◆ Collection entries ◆
--- START ---
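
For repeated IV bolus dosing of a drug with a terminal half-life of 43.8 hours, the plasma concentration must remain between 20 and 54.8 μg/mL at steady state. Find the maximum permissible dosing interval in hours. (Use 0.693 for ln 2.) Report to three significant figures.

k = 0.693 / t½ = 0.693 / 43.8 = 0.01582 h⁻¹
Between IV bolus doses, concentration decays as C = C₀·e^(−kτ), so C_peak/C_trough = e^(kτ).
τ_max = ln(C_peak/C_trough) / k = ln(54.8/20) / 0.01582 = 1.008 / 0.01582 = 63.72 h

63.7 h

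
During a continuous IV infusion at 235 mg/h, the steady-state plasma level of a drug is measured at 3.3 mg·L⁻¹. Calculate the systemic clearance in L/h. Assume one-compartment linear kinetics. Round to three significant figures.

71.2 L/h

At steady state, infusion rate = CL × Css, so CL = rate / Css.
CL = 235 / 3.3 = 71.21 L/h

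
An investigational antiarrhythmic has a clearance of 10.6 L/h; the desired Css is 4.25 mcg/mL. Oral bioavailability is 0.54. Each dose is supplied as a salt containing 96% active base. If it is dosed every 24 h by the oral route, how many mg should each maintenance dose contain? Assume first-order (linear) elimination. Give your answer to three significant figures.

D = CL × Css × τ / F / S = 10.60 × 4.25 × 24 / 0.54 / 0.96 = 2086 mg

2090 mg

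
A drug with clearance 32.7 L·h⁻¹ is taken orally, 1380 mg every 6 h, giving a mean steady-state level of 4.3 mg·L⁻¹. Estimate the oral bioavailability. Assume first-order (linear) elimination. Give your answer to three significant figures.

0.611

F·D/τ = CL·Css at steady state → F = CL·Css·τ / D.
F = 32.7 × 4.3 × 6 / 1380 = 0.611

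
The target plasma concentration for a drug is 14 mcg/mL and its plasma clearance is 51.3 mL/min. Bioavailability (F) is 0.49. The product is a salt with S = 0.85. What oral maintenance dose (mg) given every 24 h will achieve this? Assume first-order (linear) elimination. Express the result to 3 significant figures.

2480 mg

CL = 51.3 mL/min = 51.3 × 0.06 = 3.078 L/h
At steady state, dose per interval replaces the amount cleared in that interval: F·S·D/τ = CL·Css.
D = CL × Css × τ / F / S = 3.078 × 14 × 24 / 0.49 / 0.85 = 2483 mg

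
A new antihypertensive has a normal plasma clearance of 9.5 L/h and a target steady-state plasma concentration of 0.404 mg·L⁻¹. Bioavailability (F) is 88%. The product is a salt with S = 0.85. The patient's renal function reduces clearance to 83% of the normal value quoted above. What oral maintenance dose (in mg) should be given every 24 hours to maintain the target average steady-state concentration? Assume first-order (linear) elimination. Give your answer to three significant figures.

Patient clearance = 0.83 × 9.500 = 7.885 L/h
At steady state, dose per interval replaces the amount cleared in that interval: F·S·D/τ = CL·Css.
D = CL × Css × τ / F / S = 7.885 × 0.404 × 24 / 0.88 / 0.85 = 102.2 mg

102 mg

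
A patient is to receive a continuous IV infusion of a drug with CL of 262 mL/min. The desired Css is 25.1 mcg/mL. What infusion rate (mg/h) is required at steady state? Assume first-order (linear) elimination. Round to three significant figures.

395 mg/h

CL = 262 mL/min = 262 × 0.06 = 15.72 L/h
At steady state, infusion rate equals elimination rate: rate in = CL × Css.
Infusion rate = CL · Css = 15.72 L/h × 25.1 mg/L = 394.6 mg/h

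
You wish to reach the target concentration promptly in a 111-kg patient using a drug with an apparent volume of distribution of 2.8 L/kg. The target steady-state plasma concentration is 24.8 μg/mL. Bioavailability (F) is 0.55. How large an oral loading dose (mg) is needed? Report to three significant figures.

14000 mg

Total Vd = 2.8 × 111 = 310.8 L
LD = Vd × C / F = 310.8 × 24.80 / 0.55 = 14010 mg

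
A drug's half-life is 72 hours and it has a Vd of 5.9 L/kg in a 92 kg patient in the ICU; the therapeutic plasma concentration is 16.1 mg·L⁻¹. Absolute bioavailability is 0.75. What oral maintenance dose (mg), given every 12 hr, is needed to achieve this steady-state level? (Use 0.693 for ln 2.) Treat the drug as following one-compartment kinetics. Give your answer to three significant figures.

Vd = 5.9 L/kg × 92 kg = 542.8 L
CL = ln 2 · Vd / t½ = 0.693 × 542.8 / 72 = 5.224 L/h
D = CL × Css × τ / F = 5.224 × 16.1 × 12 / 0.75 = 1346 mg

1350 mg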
--- END ---
--- START ---
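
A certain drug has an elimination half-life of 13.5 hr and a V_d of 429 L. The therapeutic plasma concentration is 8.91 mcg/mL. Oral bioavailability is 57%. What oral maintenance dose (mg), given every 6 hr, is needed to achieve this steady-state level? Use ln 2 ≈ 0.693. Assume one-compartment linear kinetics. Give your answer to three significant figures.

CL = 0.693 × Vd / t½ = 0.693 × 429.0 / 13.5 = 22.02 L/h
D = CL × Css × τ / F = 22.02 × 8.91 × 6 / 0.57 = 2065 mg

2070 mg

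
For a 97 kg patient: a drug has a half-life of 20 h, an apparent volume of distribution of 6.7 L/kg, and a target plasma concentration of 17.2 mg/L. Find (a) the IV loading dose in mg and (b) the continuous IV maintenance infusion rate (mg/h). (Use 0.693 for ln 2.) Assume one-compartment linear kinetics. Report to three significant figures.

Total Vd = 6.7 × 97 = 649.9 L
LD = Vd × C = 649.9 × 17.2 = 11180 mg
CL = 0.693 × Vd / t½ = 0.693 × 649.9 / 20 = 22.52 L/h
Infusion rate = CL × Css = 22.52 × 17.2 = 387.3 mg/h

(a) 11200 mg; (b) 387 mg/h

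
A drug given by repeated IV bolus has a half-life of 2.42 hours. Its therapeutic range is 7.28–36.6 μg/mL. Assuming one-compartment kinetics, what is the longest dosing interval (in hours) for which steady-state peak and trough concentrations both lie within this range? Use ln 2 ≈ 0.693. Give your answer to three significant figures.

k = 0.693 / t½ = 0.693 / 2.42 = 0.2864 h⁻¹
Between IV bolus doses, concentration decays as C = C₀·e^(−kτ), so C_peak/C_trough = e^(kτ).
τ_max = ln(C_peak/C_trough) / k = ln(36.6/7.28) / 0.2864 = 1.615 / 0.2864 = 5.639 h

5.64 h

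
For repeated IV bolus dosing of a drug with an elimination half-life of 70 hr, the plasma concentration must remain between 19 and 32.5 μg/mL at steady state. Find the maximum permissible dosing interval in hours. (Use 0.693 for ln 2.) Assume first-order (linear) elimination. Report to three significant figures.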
--- END ---
◆ Aim of the exercise ◆
Above this instruction are the records; retype exactly the lines from the one containing "A drug given" up to and including the one containing "For repeated IV bolus dosing of a drug with an".

◆ Task answer ◆
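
A drug given by repeated IV bolus has a half-life of 2.42 hours. Its therapeutic range is 7.28–36.6 μg/mL. Assuming one-compartment kinetics, what is the longest dosing interval (in hours) for which steady-state peak and trough concentrations both lie within this range? Use ln 2 ≈ 0.693. Give your answer to three significant figures.

k = 0.693 / t½ = 0.693 / 2.42 = 0.2864 h⁻¹
Between IV bolus doses, concentration decays as C = C₀·e^(−kτ), so C_peak/C_trough = e^(kτ).
τ_max = ln(C_peak/C_trough) / k = ln(36.6/7.28) / 0.2864 = 1.615 / 0.2864 = 5.639 h

5.64 h

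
For repeated IV bolus dosing of a drug with an elimination half-life of 70 hr, the plasma concentration must remain between 19 and 32.5 μg/mL at steady state. Find the maximum permissible dosing interval in hours. (Use 0.693 for ln 2.) Assume first-order (linear) elimination. Report to three significant figures.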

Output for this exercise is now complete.